**PROBLEM REQUIREMENTS**
Sort through the data and copy the lines holding the word "bool".

**DATA IN THIS EXERCISE**
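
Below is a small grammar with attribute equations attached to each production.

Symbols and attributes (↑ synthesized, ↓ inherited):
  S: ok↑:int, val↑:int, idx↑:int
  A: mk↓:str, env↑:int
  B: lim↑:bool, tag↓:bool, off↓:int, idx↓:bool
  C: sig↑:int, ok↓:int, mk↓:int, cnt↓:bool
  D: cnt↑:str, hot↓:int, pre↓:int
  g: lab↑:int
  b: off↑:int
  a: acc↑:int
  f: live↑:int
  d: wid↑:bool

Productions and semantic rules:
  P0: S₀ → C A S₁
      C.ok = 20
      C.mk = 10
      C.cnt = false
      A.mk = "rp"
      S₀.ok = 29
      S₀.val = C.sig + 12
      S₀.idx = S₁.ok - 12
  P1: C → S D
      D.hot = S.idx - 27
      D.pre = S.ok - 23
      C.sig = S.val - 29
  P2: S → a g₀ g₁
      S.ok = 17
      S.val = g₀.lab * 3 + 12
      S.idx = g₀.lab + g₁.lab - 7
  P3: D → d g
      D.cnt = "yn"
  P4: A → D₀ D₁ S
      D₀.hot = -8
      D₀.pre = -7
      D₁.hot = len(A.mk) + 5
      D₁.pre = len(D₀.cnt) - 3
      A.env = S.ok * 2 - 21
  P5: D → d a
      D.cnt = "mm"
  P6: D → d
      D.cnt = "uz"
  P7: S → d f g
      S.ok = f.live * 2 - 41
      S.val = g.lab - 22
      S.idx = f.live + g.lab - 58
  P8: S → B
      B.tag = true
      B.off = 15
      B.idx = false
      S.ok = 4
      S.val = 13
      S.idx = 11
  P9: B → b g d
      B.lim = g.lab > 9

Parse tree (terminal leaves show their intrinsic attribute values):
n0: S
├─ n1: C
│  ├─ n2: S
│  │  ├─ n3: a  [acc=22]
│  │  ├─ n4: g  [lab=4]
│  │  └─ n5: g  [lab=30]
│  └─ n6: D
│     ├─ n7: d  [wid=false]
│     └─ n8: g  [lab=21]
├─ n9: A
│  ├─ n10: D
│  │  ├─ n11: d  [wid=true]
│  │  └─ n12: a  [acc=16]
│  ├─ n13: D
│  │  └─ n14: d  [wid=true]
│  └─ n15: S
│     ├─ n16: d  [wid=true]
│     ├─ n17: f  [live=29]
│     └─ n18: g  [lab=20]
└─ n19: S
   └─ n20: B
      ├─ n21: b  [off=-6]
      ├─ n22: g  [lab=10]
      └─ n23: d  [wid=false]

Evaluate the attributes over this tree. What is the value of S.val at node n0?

1. n1.ok = 20  [20]
2. n1.mk = 10  [10]
3. n1.cnt = false  [false]
4. n3.acc = 22  [terminal]
5. n4.lab = 4  [terminal]
6. n5.lab = 30  [terminal]
7. n2.ok = 17  [17]
8. n2.val = 24  [g₀.lab * 3 + 12]
9. n2.idx = 27  [g₀.lab + g₁.lab - 7]
10. n6.hot = 0  [S.idx - 27]
11. n6.pre = -6  [S.ok - 23]
12. n7.wid = false  [terminal]
13. n8.lab = 21  [terminal]
14. n6.cnt = "yn"  ["yn"]
15. n1.sig = -5  [S.val - 29]
16. n9.mk = "rp"  ["rp"]
17. n10.hot = -8  [-8]
18. n10.pre = -7  [-7]
19. n11.wid = true  [terminal]
20. n12.acc = 16  [terminal]
21. n10.cnt = "mm"  ["mm"]
22. n13.hot = 7  [len(A.mk) + 5]
23. n13.pre = -1  [len(D₀.cnt) - 3]
24. n14.wid = true  [terminal]
25. n13.cnt = "uz"  ["uz"]
26. n16.wid = true  [terminal]
27. n17.live = 29  [terminal]
28. n18.lab = 20  [terminal]
29. n15.ok = 17  [f.live * 2 - 41]
30. n15.val = -2  [g.lab - 22]
31. n15.idx = -9  [f.live + g.lab - 58]
32. n9.env = 13  [S.ok * 2 - 21]
33. n20.tag = true  [true]
34. n20.off = 15  [15]
35. n20.idx = false  [false]
36. n21.off = -6  [terminal]
37. n22.lab = 10  [terminal]
38. n23.wid = false  [terminal]
39. n20.lim = true  [g.lab > 9]
40. n19.ok = 4  [4]
41. n19.val = 13  [13]
42. n19.idx = 11  [11]
43. n0.ok = 29  [29]
44. n0.val = 7  [C.sig + 12]
45. n0.idx = -8  [S₁.ok - 12]

7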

**TASK RESPONSE**
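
  B: lim↑:bool, tag↓:bool, off↓:int, idx↓:bool
  C: sig↑:int, ok↓:int, mk↓:int, cnt↓:bool
  d: wid↑:bool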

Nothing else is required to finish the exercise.